Work to be completed: Give back exactly the lines that start at the one containing "Cumulative gain in" and run to the end of the material below, both ends included.

Task material:

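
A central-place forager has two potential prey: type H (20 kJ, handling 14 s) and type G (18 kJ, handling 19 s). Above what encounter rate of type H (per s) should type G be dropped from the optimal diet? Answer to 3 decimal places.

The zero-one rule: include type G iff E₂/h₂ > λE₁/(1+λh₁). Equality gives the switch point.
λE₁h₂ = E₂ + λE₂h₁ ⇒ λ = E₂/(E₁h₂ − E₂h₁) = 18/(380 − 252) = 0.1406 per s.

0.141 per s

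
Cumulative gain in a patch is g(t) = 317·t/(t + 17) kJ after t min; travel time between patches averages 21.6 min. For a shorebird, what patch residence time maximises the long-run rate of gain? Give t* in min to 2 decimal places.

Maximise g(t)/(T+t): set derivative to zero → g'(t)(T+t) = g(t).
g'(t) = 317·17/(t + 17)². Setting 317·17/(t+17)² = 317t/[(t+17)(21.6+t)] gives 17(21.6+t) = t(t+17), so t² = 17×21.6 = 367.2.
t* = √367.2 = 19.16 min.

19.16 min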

Solution below:
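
Cumulative gain in a patch is g(t) = 317·t/(t + 17) kJ after t min; travel time between patches averages 21.6 min. For a shorebird, what patch residence time maximises the long-run rate of gain? Give t* in min to 2 decimal places.

Maximise g(t)/(T+t): set derivative to zero → g'(t)(T+t) = g(t).
g'(t) = 317·17/(t + 17)². Setting 317·17/(t+17)² = 317t/[(t+17)(21.6+t)] gives 17(21.6+t) = t(t+17), so t² = 17×21.6 = 367.2.
t* = √367.2 = 19.16 min.

19.16 min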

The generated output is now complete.